### Your goal
Where a line of the material includes the string "consistent", copy that line.

### Records to use
-- Opening Marker --

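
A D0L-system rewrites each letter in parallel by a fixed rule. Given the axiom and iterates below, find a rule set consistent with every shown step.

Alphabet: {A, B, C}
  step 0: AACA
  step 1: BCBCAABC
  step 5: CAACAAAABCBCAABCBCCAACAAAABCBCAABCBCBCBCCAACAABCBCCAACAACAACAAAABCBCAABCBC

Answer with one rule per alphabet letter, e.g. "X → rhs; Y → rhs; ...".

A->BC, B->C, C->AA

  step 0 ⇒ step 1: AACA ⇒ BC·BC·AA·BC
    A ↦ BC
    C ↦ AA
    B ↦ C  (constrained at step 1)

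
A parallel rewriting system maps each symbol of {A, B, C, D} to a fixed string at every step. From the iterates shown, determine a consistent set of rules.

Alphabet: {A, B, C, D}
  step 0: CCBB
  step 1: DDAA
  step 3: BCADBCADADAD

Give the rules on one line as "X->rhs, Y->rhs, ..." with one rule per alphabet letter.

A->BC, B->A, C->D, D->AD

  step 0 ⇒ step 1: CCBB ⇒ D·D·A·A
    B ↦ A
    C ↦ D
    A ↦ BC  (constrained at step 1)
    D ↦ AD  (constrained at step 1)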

-- Closing Marker --
-- Opening Marker --

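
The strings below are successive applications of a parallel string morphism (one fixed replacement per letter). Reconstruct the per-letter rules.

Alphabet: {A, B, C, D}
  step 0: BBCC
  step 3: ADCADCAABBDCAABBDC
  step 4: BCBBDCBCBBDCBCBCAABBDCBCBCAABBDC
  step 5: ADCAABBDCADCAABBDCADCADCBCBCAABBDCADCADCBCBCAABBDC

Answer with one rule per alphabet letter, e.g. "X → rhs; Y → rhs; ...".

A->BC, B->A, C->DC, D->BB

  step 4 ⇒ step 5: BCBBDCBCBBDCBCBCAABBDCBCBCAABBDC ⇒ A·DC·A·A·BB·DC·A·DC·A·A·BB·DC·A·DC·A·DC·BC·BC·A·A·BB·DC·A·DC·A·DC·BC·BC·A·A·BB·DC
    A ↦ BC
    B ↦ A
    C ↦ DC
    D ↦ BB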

-- Closing Marker --

### Response area
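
A D0L-system rewrites each letter in parallel by a fixed rule. Given the axiom and iterates below, find a rule set consistent with every shown step.
A parallel rewriting system maps each symbol of {A, B, C, D} to a fixed string at every step. From the iterates shown, determine a consistent set of rules.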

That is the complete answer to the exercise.